- **What the task asks**
Of all the entries below, retype only the lines from the one with "- Stage build: 1" through the one with "- The lighting", exactly as they appear.

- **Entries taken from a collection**
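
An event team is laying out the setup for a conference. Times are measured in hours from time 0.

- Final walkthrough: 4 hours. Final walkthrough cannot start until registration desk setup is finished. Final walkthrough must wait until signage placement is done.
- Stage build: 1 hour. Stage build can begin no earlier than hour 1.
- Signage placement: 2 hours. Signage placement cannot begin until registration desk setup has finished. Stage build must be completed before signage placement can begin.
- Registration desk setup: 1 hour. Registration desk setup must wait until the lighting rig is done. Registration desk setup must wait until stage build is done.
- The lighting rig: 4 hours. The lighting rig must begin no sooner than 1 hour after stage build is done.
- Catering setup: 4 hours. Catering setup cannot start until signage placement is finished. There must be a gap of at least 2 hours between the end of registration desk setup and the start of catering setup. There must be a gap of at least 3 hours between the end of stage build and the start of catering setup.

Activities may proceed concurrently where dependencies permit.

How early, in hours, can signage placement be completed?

Stage build cannot begin until its own release at hour 1. It runs from hour 1 to 1 + 1 = hour 2.
The lighting rig cannot begin until stage build (finishes hour 2, plus 1-hour gap → hour 3). It runs from hour 3 to 3 + 4 = hour 7.
Registration desk setup has to wait for the lighting rig (finishes hour 7); stage build (finishes hour 2). The latest of these is hour 7, so registration desk setup runs hour 7 to 7 + 1 = hour 8.
For signage placement: registration desk setup (finishes hour 8); stage build (finishes hour 2). Taking the maximum gives a start of hour 8, and it finishes at 8 + 2 = hour 10.

10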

- **Answer area**
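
- Stage build: 1 hour. Stage build can begin no earlier than hour 1.
- Signage placement: 2 hours. Signage placement cannot begin until registration desk setup has finished. Stage build must be completed before signage placement can begin.
- Registration desk setup: 1 hour. Registration desk setup must wait until the lighting rig is done. Registration desk setup must wait until stage build is done.
- The lighting rig: 4 hours. The lighting rig must begin no sooner than 1 hour after stage build is done.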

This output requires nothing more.